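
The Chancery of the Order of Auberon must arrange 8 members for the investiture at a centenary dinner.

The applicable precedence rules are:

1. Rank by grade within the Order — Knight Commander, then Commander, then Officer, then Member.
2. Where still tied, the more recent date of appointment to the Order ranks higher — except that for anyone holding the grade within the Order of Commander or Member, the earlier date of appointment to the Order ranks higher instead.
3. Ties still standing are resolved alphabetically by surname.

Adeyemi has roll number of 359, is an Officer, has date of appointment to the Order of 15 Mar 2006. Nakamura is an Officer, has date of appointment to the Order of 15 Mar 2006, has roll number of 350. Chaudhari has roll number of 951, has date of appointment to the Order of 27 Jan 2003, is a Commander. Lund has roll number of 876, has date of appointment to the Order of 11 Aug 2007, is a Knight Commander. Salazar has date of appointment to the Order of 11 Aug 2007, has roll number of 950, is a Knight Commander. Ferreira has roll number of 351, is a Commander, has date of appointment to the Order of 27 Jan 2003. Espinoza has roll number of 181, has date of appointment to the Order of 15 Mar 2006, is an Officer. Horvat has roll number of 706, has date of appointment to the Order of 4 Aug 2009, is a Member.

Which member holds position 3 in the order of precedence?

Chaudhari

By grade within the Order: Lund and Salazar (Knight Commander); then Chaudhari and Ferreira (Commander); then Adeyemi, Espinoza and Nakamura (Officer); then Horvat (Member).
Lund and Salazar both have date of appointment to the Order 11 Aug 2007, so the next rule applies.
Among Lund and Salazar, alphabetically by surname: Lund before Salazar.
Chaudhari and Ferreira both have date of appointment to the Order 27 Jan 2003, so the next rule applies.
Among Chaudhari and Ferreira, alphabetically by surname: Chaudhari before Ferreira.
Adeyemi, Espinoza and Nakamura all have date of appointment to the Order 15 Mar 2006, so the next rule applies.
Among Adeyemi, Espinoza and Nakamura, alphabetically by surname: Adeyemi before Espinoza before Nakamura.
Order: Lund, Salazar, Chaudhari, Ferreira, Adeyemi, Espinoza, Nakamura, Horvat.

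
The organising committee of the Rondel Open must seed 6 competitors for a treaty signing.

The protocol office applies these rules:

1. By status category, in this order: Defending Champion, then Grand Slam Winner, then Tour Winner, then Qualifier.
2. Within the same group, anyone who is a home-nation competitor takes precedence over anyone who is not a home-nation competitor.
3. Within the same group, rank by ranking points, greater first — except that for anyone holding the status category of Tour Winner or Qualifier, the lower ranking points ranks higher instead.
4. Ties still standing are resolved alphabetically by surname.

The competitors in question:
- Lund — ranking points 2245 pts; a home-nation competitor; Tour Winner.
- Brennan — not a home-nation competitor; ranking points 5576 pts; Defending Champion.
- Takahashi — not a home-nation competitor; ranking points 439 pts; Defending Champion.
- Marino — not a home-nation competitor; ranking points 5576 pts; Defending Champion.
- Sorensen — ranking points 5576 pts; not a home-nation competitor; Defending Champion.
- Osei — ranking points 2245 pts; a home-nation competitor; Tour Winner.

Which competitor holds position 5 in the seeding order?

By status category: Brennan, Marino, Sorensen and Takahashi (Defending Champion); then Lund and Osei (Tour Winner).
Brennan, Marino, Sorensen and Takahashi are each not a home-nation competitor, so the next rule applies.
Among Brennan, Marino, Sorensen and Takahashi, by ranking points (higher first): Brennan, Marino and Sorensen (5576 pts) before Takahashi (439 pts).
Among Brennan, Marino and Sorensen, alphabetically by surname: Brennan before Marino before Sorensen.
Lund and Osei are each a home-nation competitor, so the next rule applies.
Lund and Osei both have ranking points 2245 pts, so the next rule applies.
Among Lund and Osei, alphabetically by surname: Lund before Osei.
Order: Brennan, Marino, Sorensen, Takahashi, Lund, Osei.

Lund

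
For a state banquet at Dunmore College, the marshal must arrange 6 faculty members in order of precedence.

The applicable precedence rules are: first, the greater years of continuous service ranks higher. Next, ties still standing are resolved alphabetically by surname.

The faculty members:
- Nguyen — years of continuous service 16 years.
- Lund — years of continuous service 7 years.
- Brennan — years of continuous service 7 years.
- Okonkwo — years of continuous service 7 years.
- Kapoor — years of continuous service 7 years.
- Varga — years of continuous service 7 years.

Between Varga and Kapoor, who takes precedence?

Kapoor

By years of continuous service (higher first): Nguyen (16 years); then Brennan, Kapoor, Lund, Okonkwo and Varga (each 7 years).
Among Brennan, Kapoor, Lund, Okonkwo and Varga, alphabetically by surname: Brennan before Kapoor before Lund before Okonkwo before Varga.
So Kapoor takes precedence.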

⁂

*Work required:*
From the first line of the listing above to the line with "1. Rank by grade", please transcribe each line exactly, both ends included, and nothing beyond that.

*Reply:*
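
The Chancery of the Order of Auberon must arrange 8 members for the investiture at a centenary dinner.

The applicable precedence rules are:

1. Rank by grade within the Order — Knight Commander, then Commander, then Officer, then Member.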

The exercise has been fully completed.